Material for this task section start

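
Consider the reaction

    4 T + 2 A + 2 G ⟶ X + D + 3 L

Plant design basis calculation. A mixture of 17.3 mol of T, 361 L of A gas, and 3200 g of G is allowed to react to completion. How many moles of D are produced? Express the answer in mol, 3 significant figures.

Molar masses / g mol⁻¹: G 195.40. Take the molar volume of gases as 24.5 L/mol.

n(T) = 17.30 mol
n(A) = 361.0 / 24.5 = 14.73 mol
n(G) = 3200 / 195.40 = 16.38 mol
n/ν for T = 17.30/4 = 4.325
n/ν for A = 14.73/2 = 7.365
n/ν for G = 16.38/2 = 8.190
Smallest n/ν is T → limiting reagent.
n(D) = (1/4) × 17.30 = 4.325 mol

4.33 mol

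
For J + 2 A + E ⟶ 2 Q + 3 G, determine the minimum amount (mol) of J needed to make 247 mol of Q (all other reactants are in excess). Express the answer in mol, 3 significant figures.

n(Q) = 247.0 mol
n(J) = (1/2) × 247.0 = 123.5 mol

124 mol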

Material for this task section end

All of the records need to be transcribed exactly.

Exercise output:
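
Consider the reaction

    4 T + 2 A + 2 G ⟶ X + D + 3 L

Plant design basis calculation. A mixture of 17.3 mol of T, 361 L of A gas, and 3200 g of G is allowed to react to completion. How many moles of D are produced? Express the answer in mol, 3 significant figures.

Molar masses / g mol⁻¹: G 195.40. Take the molar volume of gases as 24.5 L/mol.

n(T) = 17.30 mol
n(A) = 361.0 / 24.5 = 14.73 mol
n(G) = 3200 / 195.40 = 16.38 mol
n/ν for T = 17.30/4 = 4.325
n/ν for A = 14.73/2 = 7.365
n/ν for G = 16.38/2 = 8.190
Smallest n/ν is T → limiting reagent.
n(D) = (1/4) × 17.30 = 4.325 mol

4.33 mol

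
For J + 2 A + E ⟶ 2 Q + 3 G, determine the minimum amount (mol) of J needed to make 247 mol of Q (all other reactants are in excess). Express the answer in mol, 3 significant figures.

n(Q) = 247.0 mol
n(J) = (1/2) × 247.0 = 123.5 mol

124 mol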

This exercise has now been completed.